# Task details
Find the line containing "A plant is represented in state space by" in the entries below. Restate it and each line after it, word for word, up to and including the line containing "Compute the determinant".

# Supplied material
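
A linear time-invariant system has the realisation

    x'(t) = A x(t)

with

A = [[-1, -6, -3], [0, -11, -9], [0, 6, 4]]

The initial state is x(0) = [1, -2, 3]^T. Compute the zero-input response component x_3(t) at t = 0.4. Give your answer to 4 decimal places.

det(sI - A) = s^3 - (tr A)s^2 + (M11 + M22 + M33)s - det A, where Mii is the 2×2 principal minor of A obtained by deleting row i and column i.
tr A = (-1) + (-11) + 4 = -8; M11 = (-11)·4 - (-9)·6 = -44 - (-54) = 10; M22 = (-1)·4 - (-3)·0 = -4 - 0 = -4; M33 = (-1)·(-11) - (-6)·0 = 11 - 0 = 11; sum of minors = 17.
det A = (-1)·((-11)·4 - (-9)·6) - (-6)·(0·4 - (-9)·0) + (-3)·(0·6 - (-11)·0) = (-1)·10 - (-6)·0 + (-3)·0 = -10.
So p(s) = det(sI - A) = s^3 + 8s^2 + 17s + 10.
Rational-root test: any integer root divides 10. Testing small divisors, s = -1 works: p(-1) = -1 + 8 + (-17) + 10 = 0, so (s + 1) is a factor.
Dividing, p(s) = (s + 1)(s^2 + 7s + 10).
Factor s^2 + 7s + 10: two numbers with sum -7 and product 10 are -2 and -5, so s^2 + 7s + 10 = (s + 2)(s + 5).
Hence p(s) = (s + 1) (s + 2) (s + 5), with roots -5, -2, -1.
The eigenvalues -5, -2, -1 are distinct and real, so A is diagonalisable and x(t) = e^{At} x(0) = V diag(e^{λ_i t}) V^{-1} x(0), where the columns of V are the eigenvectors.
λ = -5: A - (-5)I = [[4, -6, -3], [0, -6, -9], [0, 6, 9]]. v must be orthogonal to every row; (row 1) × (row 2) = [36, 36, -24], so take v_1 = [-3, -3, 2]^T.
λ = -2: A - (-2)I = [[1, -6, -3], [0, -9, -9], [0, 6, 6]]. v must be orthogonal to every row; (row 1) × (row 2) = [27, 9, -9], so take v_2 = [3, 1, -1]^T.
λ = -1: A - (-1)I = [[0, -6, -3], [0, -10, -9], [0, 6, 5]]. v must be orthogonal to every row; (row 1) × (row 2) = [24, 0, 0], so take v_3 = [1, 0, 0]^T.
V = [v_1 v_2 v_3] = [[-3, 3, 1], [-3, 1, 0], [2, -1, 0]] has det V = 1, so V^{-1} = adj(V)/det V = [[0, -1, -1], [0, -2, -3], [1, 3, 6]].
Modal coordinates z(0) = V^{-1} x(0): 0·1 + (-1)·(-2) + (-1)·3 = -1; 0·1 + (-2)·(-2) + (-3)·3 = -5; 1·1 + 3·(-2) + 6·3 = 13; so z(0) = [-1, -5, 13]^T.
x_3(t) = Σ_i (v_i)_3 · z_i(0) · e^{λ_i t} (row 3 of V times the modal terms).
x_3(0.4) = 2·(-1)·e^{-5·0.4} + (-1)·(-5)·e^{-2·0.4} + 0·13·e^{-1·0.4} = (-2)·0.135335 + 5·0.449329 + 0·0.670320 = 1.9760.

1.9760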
==
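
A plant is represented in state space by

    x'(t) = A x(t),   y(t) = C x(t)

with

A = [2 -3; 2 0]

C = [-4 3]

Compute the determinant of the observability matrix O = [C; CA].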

# Output of the exercise
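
A plant is represented in state space by

    x'(t) = A x(t),   y(t) = C x(t)

with

A = [2 -3; 2 0]

C = [-4 3]

Compute the determinant of the observability matrix O = [C; CA].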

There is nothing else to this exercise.